▶ How to complete this task: Repeat every entry below exactly as given.

━━━━━ Given records ━━━━━

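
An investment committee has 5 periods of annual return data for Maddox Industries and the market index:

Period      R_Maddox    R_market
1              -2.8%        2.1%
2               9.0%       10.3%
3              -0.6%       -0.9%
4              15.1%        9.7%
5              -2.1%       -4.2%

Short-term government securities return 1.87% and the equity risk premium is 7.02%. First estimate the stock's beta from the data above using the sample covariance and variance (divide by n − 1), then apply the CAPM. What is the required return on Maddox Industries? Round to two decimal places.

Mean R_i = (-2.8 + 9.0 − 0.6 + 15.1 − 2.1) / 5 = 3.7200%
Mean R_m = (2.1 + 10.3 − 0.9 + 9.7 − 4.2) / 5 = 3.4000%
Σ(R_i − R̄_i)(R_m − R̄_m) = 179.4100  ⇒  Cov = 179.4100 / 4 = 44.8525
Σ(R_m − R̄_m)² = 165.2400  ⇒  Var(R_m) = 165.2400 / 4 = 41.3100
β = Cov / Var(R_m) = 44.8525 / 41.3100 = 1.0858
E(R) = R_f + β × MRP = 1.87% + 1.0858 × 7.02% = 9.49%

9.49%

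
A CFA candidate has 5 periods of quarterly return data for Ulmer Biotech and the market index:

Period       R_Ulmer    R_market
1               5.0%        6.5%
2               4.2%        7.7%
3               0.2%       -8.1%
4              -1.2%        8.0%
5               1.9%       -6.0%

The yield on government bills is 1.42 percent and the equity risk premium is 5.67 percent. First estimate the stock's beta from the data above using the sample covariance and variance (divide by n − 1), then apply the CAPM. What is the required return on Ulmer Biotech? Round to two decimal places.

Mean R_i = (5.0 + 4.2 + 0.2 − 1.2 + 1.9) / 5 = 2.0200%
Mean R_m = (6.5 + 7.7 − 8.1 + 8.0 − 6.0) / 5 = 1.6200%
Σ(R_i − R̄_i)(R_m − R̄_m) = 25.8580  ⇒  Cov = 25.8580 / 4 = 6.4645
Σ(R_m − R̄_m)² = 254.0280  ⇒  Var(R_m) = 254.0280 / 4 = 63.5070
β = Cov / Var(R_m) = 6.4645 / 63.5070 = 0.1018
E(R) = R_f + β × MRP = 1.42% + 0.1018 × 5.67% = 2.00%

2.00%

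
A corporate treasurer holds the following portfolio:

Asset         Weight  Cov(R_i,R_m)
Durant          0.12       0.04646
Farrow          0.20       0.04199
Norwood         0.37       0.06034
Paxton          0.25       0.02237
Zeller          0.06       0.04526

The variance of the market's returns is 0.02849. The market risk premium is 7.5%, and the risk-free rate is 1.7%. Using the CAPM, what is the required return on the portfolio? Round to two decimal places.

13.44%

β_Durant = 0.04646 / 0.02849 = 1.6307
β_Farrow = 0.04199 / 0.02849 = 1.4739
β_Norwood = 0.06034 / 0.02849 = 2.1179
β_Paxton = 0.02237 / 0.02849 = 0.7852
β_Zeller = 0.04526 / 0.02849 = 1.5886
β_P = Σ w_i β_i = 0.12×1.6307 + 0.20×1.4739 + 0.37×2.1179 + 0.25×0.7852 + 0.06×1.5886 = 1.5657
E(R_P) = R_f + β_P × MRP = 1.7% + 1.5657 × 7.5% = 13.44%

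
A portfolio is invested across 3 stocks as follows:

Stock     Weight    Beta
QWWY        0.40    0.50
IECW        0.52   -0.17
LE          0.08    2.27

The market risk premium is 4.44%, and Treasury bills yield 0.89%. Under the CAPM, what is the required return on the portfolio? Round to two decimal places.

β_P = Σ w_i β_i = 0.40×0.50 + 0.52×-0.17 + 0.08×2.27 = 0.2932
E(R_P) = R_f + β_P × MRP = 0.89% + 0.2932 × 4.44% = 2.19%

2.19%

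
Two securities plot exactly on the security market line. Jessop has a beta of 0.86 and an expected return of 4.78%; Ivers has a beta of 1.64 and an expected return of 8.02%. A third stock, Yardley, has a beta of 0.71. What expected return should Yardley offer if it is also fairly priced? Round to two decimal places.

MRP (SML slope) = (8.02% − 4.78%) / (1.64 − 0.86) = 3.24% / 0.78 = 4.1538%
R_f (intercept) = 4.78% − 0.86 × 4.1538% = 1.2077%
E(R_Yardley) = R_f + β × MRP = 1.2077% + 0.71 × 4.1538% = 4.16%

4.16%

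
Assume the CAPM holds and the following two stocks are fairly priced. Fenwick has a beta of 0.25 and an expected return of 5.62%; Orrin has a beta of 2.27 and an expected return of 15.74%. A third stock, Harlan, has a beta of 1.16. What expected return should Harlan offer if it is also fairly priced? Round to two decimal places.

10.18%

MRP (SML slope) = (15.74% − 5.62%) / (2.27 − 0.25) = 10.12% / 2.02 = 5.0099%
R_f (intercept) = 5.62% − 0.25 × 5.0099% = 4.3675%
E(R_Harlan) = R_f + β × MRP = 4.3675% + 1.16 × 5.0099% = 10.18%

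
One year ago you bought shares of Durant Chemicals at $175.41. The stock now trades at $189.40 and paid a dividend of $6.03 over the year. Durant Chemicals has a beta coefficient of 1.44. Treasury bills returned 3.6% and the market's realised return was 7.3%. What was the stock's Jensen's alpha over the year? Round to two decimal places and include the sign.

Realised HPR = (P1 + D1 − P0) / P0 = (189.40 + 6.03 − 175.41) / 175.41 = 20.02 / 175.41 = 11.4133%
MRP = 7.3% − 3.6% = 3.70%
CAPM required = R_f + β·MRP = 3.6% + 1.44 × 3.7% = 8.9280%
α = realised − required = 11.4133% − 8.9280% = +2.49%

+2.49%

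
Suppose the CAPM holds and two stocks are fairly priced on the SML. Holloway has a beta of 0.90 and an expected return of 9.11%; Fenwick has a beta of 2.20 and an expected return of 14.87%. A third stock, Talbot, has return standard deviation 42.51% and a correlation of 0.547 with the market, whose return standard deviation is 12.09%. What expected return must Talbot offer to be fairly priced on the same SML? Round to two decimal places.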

━━━━━

▶ Result of the task:
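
An investment committee has 5 periods of annual return data for Maddox Industries and the market index:

Period      R_Maddox    R_market
1              -2.8%        2.1%
2               9.0%       10.3%
3              -0.6%       -0.9%
4              15.1%        9.7%
5              -2.1%       -4.2%

Short-term government securities return 1.87% and the equity risk premium is 7.02%. First estimate the stock's beta from the data above using the sample covariance and variance (divide by n − 1), then apply the CAPM. What is the required return on Maddox Industries? Round to two decimal places.

Mean R_i = (-2.8 + 9.0 − 0.6 + 15.1 − 2.1) / 5 = 3.7200%
Mean R_m = (2.1 + 10.3 − 0.9 + 9.7 − 4.2) / 5 = 3.4000%
Σ(R_i − R̄_i)(R_m − R̄_m) = 179.4100  ⇒  Cov = 179.4100 / 4 = 44.8525
Σ(R_m − R̄_m)² = 165.2400  ⇒  Var(R_m) = 165.2400 / 4 = 41.3100
β = Cov / Var(R_m) = 44.8525 / 41.3100 = 1.0858
E(R) = R_f + β × MRP = 1.87% + 1.0858 × 7.02% = 9.49%

9.49%

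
A CFA candidate has 5 periods of quarterly return data for Ulmer Biotech and the market index:

Period       R_Ulmer    R_market
1               5.0%        6.5%
2               4.2%        7.7%
3               0.2%       -8.1%
4              -1.2%        8.0%
5               1.9%       -6.0%

The yield on government bills is 1.42 percent and the equity risk premium is 5.67 percent. First estimate the stock's beta from the data above using the sample covariance and variance (divide by n − 1), then apply the CAPM. What is the required return on Ulmer Biotech? Round to two decimal places.

Mean R_i = (5.0 + 4.2 + 0.2 − 1.2 + 1.9) / 5 = 2.0200%
Mean R_m = (6.5 + 7.7 − 8.1 + 8.0 − 6.0) / 5 = 1.6200%
Σ(R_i − R̄_i)(R_m − R̄_m) = 25.8580  ⇒  Cov = 25.8580 / 4 = 6.4645
Σ(R_m − R̄_m)² = 254.0280  ⇒  Var(R_m) = 254.0280 / 4 = 63.5070
β = Cov / Var(R_m) = 6.4645 / 63.5070 = 0.1018
E(R) = R_f + β × MRP = 1.42% + 0.1018 × 5.67% = 2.00%

2.00%

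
A corporate treasurer holds the following portfolio:

Asset         Weight  Cov(R_i,R_m)
Durant          0.12       0.04646
Farrow          0.20       0.04199
Norwood         0.37       0.06034
Paxton          0.25       0.02237
Zeller          0.06       0.04526

The variance of the market's returns is 0.02849. The market risk premium is 7.5%, and the risk-free rate is 1.7%. Using the CAPM, what is the required return on the portfolio? Round to two decimal places.

13.44%

β_Durant = 0.04646 / 0.02849 = 1.6307
β_Farrow = 0.04199 / 0.02849 = 1.4739
β_Norwood = 0.06034 / 0.02849 = 2.1179
β_Paxton = 0.02237 / 0.02849 = 0.7852
β_Zeller = 0.04526 / 0.02849 = 1.5886
β_P = Σ w_i β_i = 0.12×1.6307 + 0.20×1.4739 + 0.37×2.1179 + 0.25×0.7852 + 0.06×1.5886 = 1.5657
E(R_P) = R_f + β_P × MRP = 1.7% + 1.5657 × 7.5% = 13.44%

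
A portfolio is invested across 3 stocks as follows:

Stock     Weight    Beta
QWWY        0.40    0.50
IECW        0.52   -0.17
LE          0.08    2.27

The market risk premium is 4.44%, and Treasury bills yield 0.89%. Under the CAPM, what is the required return on the portfolio? Round to two decimal places.

β_P = Σ w_i β_i = 0.40×0.50 + 0.52×-0.17 + 0.08×2.27 = 0.2932
E(R_P) = R_f + β_P × MRP = 0.89% + 0.2932 × 4.44% = 2.19%

2.19%

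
Two securities plot exactly on the security market line. Jessop has a beta of 0.86 and an expected return of 4.78%; Ivers has a beta of 1.64 and an expected return of 8.02%. A third stock, Yardley, has a beta of 0.71. What expected return should Yardley offer if it is also fairly priced? Round to two decimal places.

MRP (SML slope) = (8.02% − 4.78%) / (1.64 − 0.86) = 3.24% / 0.78 = 4.1538%
R_f (intercept) = 4.78% − 0.86 × 4.1538% = 1.2077%
E(R_Yardley) = R_f + β × MRP = 1.2077% + 0.71 × 4.1538% = 4.16%

4.16%

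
Assume the CAPM holds and the following two stocks are fairly priced. Fenwick has a beta of 0.25 and an expected return of 5.62%; Orrin has a beta of 2.27 and an expected return of 15.74%. A third stock, Harlan, has a beta of 1.16. What expected return should Harlan offer if it is also fairly priced? Round to two decimal places.

10.18%

MRP (SML slope) = (15.74% − 5.62%) / (2.27 − 0.25) = 10.12% / 2.02 = 5.0099%
R_f (intercept) = 5.62% − 0.25 × 5.0099% = 4.3675%
E(R_Harlan) = R_f + β × MRP = 4.3675% + 1.16 × 5.0099% = 10.18%

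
One year ago you bought shares of Durant Chemicals at $175.41. The stock now trades at $189.40 and paid a dividend of $6.03 over the year. Durant Chemicals has a beta coefficient of 1.44. Treasury bills returned 3.6% and the market's realised return was 7.3%. What was the stock's Jensen's alpha over the year? Round to two decimal places and include the sign.

Realised HPR = (P1 + D1 − P0) / P0 = (189.40 + 6.03 − 175.41) / 175.41 = 20.02 / 175.41 = 11.4133%
MRP = 7.3% − 3.6% = 3.70%
CAPM required = R_f + β·MRP = 3.6% + 1.44 × 3.7% = 8.9280%
α = realised − required = 11.4133% − 8.9280% = +2.49%

+2.49%

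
Suppose the CAPM holds and two stocks are fairly priced on the SML. Holloway has a beta of 0.90 and an expected return of 9.11%; Fenwick has a beta of 2.20 and an expected return of 14.87%. A third stock, Talbot, has return standard deviation 42.51% and a correlation of 0.547 with the market, whose return standard deviation is 12.09%. What expected return must Talbot offer to be fairly priced on the same SML? Round to two decimal places.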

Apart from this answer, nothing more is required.